* [EXERCISE AIM] Exactly as written, print each of the entries.

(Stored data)
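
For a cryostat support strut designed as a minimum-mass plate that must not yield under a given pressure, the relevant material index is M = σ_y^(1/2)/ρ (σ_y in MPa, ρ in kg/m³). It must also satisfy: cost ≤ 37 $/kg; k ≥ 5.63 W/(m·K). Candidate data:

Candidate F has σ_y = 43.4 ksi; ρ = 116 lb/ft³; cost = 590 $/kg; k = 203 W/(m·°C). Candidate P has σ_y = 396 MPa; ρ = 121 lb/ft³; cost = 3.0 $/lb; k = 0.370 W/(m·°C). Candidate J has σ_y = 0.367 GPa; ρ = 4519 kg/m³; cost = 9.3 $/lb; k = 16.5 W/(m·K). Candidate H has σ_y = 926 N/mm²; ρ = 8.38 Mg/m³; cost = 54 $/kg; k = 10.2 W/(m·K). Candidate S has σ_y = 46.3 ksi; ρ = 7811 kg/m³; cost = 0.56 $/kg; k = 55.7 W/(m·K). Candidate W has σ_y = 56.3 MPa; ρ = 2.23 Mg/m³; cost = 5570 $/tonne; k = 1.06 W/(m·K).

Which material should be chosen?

candidate J

Screen on constraints: cost ≤ 37 $/kg; k ≥ 5.63 W/(m·K). Survivors: candidate J, candidate S.
Normalizing units and computing the index:
  candidate J: σ_y = 367.0 MPa, ρ = 4519 kg/m³
  candidate S: σ_y = 319.2 MPa, ρ = 7811 kg/m³
  candidate J: M = 4.24×10⁻³
  candidate S: M = 2.29×10⁻³
Candidate J ranks first.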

* [WRITTEN RESPONSE]
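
For a cryostat support strut designed as a minimum-mass plate that must not yield under a given pressure, the relevant material index is M = σ_y^(1/2)/ρ (σ_y in MPa, ρ in kg/m³). It must also satisfy: cost ≤ 37 $/kg; k ≥ 5.63 W/(m·K). Candidate data:

Candidate F has σ_y = 43.4 ksi; ρ = 116 lb/ft³; cost = 590 $/kg; k = 203 W/(m·°C). Candidate P has σ_y = 396 MPa; ρ = 121 lb/ft³; cost = 3.0 $/lb; k = 0.370 W/(m·°C). Candidate J has σ_y = 0.367 GPa; ρ = 4519 kg/m³; cost = 9.3 $/lb; k = 16.5 W/(m·K). Candidate H has σ_y = 926 N/mm²; ρ = 8.38 Mg/m³; cost = 54 $/kg; k = 10.2 W/(m·K). Candidate S has σ_y = 46.3 ksi; ρ = 7811 kg/m³; cost = 0.56 $/kg; k = 55.7 W/(m·K). Candidate W has σ_y = 56.3 MPa; ρ = 2.23 Mg/m³; cost = 5570 $/tonne; k = 1.06 W/(m·K).

Which material should be chosen?

candidate J

Screen on constraints: cost ≤ 37 $/kg; k ≥ 5.63 W/(m·K). Survivors: candidate J, candidate S.
Normalizing units and computing the index:
  candidate J: σ_y = 367.0 MPa, ρ = 4519 kg/m³
  candidate S: σ_y = 319.2 MPa, ρ = 7811 kg/m³
  candidate J: M = 4.24×10⁻³
  candidate S: M = 2.29×10⁻³
Candidate J ranks first.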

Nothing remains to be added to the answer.